--- START ---
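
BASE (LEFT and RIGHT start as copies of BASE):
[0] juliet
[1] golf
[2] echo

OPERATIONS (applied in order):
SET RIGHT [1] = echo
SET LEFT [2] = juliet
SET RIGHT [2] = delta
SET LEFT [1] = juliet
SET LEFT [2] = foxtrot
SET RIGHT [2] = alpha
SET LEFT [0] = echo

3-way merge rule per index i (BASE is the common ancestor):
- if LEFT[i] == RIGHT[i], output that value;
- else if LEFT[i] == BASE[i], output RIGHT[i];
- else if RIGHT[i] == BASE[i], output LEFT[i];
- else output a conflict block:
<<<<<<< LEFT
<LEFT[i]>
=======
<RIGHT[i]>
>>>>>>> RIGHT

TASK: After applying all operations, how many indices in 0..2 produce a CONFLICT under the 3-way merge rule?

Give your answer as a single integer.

Answer: 2

Derivation:
Final LEFT:  [echo, juliet, foxtrot]
Final RIGHT: [juliet, echo, alpha]
i=0: L=echo, R=juliet=BASE -> take LEFT -> echo
i=1: BASE=golf L=juliet R=echo all differ -> CONFLICT
i=2: BASE=echo L=foxtrot R=alpha all differ -> CONFLICT
Conflict count: 2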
--- END ---
**ACTIVITY:**
Every entry should be retyped exactly as it appears.

**REPLY TO THE EXERCISE:**
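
BASE (LEFT and RIGHT start as copies of BASE):
[0] juliet
[1] golf
[2] echo

OPERATIONS (applied in order):
SET RIGHT [1] = echo
SET LEFT [2] = juliet
SET RIGHT [2] = delta
SET LEFT [1] = juliet
SET LEFT [2] = foxtrot
SET RIGHT [2] = alpha
SET LEFT [0] = echo

3-way merge rule per index i (BASE is the common ancestor):
- if LEFT[i] == RIGHT[i], output that value;
- else if LEFT[i] == BASE[i], output RIGHT[i];
- else if RIGHT[i] == BASE[i], output LEFT[i];
- else output a conflict block:
<<<<<<< LEFT
<LEFT[i]>
=======
<RIGHT[i]>
>>>>>>> RIGHT

TASK: After applying all operations, how many indices in 0..2 produce a CONFLICT under the 3-way merge rule?

Give your answer as a single integer.

Answer: 2

Derivation:
Final LEFT:  [echo, juliet, foxtrot]
Final RIGHT: [juliet, echo, alpha]
i=0: L=echo, R=juliet=BASE -> take LEFT -> echo
i=1: BASE=golf L=juliet R=echo all differ -> CONFLICT
i=2: BASE=echo L=foxtrot R=alpha all differ -> CONFLICT
Conflict count: 2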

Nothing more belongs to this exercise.